Of the entries below, return only those lines from the line with "A piece beginning in F" to the line with "A – C♯m – D – E – G♯m – B – C♯m", exactly, both included.

BEGIN

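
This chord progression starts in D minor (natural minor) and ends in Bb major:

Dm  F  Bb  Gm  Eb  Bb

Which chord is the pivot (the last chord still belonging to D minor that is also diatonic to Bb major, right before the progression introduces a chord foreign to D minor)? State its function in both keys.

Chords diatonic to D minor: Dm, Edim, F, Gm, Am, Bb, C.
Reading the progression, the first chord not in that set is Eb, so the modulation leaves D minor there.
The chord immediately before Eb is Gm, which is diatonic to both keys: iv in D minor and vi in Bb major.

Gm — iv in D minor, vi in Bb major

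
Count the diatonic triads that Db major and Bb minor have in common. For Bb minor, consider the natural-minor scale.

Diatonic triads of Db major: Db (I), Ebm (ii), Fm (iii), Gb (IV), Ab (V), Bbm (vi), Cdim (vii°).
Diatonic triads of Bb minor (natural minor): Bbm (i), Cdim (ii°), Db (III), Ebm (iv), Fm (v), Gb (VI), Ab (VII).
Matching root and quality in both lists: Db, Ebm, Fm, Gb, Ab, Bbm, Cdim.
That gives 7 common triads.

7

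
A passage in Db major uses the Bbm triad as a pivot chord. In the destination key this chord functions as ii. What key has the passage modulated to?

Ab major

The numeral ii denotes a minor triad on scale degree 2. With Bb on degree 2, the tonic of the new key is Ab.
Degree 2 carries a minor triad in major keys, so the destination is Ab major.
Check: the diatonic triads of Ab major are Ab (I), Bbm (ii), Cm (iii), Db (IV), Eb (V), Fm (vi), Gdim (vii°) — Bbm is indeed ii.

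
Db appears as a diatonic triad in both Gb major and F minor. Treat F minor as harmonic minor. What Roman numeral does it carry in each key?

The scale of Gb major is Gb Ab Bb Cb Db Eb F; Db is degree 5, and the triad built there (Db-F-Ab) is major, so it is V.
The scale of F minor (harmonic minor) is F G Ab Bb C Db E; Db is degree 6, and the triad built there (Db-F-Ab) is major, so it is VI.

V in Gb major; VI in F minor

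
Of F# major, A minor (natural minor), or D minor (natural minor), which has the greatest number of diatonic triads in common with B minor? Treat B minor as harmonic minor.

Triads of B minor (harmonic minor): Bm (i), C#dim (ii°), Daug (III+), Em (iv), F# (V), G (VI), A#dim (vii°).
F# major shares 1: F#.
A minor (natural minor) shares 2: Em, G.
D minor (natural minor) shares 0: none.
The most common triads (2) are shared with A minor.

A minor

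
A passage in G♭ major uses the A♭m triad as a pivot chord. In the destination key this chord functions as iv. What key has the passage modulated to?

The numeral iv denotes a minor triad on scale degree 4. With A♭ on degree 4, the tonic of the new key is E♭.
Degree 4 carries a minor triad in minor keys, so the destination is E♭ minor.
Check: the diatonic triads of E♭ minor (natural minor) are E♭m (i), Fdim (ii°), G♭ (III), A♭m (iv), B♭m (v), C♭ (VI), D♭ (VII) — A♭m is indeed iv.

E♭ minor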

END
BEGIN

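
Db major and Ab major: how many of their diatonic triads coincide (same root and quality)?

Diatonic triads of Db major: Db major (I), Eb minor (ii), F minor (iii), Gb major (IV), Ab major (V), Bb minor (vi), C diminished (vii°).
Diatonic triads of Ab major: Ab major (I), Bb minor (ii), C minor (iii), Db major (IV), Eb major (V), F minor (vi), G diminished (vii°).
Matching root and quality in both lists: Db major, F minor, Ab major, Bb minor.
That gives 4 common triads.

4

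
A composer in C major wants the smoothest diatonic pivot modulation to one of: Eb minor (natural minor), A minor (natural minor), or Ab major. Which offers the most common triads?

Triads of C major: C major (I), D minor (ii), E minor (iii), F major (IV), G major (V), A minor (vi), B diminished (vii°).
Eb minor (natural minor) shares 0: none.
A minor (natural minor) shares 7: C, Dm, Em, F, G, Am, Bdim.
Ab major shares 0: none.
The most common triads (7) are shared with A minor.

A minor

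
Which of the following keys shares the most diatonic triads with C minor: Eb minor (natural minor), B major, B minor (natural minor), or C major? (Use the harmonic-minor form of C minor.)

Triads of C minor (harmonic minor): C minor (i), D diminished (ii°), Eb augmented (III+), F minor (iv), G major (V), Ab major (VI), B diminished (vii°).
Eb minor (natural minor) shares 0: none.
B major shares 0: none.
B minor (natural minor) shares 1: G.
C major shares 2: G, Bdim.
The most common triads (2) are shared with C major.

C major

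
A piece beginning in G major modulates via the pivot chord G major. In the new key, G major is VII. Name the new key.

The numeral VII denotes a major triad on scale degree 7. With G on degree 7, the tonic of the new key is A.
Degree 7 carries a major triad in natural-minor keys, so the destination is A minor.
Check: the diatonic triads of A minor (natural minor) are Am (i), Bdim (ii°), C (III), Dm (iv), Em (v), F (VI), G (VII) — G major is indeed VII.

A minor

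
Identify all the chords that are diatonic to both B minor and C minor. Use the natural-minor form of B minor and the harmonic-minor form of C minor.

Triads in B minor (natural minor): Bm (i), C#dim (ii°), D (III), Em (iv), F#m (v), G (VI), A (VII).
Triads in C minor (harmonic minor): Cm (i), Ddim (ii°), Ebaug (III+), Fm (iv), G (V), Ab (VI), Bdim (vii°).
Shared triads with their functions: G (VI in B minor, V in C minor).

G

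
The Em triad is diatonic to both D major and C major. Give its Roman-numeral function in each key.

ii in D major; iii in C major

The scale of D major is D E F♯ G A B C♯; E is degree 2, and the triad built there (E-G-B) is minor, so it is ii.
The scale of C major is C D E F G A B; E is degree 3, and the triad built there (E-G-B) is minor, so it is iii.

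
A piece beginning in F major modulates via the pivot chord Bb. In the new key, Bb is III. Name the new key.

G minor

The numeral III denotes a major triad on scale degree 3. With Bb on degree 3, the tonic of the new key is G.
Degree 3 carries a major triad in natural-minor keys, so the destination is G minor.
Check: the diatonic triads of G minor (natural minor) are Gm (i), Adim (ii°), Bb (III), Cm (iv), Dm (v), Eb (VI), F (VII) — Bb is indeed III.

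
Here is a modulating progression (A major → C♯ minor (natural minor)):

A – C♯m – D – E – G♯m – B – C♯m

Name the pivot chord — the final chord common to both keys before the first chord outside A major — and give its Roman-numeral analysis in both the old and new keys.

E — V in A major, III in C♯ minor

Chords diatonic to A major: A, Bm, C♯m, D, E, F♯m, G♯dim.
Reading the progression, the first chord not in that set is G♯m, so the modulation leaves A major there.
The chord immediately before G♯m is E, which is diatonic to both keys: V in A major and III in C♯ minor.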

END

• **Reply**:
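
A piece beginning in F major modulates via the pivot chord Bb. In the new key, Bb is III. Name the new key.

G minor

The numeral III denotes a major triad on scale degree 3. With Bb on degree 3, the tonic of the new key is G.
Degree 3 carries a major triad in natural-minor keys, so the destination is G minor.
Check: the diatonic triads of G minor (natural minor) are Gm (i), Adim (ii°), Bb (III), Cm (iv), Dm (v), Eb (VI), F (VII) — Bb is indeed III.

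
Here is a modulating progression (A major → C♯ minor (natural minor)):

A – C♯m – D – E – G♯m – B – C♯m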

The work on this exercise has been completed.